◆ Problem details
Pull from the data below each line where the word "Answer" occurs, and copy it.

[Collected data]
____________________

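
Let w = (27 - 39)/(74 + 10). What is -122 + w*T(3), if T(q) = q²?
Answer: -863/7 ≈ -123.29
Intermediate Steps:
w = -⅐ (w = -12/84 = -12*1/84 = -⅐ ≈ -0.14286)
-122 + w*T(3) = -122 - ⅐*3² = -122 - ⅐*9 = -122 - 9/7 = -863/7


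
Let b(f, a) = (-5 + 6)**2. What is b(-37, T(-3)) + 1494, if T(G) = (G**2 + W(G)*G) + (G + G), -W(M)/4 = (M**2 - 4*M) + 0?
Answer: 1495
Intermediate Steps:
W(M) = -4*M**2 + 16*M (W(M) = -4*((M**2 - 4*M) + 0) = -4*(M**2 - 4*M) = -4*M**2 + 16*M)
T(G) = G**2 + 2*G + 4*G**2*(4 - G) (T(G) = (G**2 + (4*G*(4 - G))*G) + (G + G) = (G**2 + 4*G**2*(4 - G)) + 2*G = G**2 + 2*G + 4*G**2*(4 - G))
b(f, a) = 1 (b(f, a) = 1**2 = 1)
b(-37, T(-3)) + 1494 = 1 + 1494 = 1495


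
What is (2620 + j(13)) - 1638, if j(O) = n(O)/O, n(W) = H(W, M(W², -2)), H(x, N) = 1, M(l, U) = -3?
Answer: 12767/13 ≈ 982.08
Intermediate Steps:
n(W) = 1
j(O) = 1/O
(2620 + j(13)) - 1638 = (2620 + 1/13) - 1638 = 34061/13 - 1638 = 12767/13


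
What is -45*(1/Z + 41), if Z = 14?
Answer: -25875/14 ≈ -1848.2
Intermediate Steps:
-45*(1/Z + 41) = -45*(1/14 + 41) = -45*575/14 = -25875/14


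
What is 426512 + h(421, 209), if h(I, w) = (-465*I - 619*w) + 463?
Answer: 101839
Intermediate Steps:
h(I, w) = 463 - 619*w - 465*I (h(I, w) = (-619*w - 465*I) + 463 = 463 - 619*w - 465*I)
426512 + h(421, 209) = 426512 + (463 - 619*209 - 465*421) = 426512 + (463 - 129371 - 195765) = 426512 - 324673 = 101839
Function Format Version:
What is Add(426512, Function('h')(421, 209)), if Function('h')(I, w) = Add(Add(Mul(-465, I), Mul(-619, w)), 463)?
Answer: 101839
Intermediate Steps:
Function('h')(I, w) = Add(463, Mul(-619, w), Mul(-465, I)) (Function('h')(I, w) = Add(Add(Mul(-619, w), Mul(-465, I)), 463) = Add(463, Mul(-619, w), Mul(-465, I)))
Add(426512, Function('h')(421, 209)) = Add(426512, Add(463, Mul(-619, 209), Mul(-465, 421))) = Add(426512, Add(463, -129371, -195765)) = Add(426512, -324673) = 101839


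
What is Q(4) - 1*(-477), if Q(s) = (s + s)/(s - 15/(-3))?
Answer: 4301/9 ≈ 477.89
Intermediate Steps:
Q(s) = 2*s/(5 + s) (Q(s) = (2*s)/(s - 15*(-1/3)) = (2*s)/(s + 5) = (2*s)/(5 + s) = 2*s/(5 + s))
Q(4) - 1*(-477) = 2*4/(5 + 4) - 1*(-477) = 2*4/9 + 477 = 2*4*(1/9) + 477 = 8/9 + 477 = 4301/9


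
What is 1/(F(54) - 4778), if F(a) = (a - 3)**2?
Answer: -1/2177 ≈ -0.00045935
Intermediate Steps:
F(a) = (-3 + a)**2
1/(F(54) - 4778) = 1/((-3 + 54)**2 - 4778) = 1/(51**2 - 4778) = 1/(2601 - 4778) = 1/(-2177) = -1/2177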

____________________

◆ Result
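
Answer: -863/7 ≈ -123.29
Answer: 1495
Answer: 12767/13 ≈ 982.08
Answer: -25875/14 ≈ -1848.2
Answer: 101839
Answer: 101839
Answer: 4301/9 ≈ 477.89
Answer: -1/2177 ≈ -0.00045935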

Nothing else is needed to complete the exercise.